__EXERCISE__
Please repeat the listing below in its entirety, exactly.

Start of DATA

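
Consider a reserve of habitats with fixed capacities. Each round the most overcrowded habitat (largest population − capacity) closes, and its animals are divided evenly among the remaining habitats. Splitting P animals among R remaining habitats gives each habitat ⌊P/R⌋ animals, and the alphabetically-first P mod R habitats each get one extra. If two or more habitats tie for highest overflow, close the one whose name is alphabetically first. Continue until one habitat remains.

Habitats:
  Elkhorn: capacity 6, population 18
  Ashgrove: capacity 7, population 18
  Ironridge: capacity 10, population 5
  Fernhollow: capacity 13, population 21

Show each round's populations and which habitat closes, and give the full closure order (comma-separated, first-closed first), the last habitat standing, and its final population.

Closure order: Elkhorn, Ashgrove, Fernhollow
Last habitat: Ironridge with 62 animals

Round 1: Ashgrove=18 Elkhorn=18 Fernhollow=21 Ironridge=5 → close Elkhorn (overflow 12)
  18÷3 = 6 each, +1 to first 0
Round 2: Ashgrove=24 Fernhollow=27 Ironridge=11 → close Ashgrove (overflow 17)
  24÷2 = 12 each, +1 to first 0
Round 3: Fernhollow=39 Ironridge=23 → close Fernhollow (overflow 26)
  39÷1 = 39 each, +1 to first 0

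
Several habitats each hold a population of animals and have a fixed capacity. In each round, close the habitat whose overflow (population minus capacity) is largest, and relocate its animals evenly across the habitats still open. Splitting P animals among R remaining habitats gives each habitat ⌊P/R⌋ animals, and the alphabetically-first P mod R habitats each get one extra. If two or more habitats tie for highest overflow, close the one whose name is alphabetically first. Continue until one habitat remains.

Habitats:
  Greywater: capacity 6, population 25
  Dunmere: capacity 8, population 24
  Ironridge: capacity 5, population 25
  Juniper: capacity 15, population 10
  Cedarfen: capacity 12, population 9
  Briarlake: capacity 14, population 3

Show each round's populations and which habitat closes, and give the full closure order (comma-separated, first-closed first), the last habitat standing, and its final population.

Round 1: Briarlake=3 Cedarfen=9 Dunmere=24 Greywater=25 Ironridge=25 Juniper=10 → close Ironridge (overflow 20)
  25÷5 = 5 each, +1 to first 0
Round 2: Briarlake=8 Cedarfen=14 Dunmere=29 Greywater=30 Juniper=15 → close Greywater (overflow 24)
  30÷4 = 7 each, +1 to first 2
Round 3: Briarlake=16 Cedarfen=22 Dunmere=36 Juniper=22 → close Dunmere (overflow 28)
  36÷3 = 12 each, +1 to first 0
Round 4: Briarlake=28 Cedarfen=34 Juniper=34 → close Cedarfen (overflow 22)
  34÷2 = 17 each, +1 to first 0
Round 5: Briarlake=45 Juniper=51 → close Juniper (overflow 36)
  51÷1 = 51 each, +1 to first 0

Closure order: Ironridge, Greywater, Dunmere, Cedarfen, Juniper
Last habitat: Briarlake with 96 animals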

End of DATA

__THE COMPLETED TASK__
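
Consider a reserve of habitats with fixed capacities. Each round the most overcrowded habitat (largest population − capacity) closes, and its animals are divided evenly among the remaining habitats. Splitting P animals among R remaining habitats gives each habitat ⌊P/R⌋ animals, and the alphabetically-first P mod R habitats each get one extra. If two or more habitats tie for highest overflow, close the one whose name is alphabetically first. Continue until one habitat remains.

Habitats:
  Elkhorn: capacity 6, population 18
  Ashgrove: capacity 7, population 18
  Ironridge: capacity 10, population 5
  Fernhollow: capacity 13, population 21

Show each round's populations and which habitat closes, and give the full closure order (comma-separated, first-closed first), the last habitat standing, and its final population.

Closure order: Elkhorn, Ashgrove, Fernhollow
Last habitat: Ironridge with 62 animals

Round 1: Ashgrove=18 Elkhorn=18 Fernhollow=21 Ironridge=5 → close Elkhorn (overflow 12)
  18÷3 = 6 each, +1 to first 0
Round 2: Ashgrove=24 Fernhollow=27 Ironridge=11 → close Ashgrove (overflow 17)
  24÷2 = 12 each, +1 to first 0
Round 3: Fernhollow=39 Ironridge=23 → close Fernhollow (overflow 26)
  39÷1 = 39 each, +1 to first 0

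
Several habitats each hold a population of animals and have a fixed capacity. In each round, close the habitat whose overflow (population minus capacity) is largest, and relocate its animals evenly across the habitats still open. Splitting P animals among R remaining habitats gives each habitat ⌊P/R⌋ animals, and the alphabetically-first P mod R habitats each get one extra. If two or more habitats tie for highest overflow, close the one whose name is alphabetically first. Continue until one habitat remains.

Habitats:
  Greywater: capacity 6, population 25
  Dunmere: capacity 8, population 24
  Ironridge: capacity 5, population 25
  Juniper: capacity 15, population 10
  Cedarfen: capacity 12, population 9
  Briarlake: capacity 14, population 3

Show each round's populations and which habitat closes, and give the full closure order (comma-separated, first-closed first), the last habitat standing, and its final population.

Round 1: Briarlake=3 Cedarfen=9 Dunmere=24 Greywater=25 Ironridge=25 Juniper=10 → close Ironridge (overflow 20)
  25÷5 = 5 each, +1 to first 0
Round 2: Briarlake=8 Cedarfen=14 Dunmere=29 Greywater=30 Juniper=15 → close Greywater (overflow 24)
  30÷4 = 7 each, +1 to first 2
Round 3: Briarlake=16 Cedarfen=22 Dunmere=36 Juniper=22 → close Dunmere (overflow 28)
  36÷3 = 12 each, +1 to first 0
Round 4: Briarlake=28 Cedarfen=34 Juniper=34 → close Cedarfen (overflow 22)
  34÷2 = 17 each, +1 to first 0
Round 5: Briarlake=45 Juniper=51 → close Juniper (overflow 36)
  51÷1 = 51 each, +1 to first 0

Closure order: Ironridge, Greywater, Dunmere, Cedarfen, Juniper
Last habitat: Briarlake with 96 animals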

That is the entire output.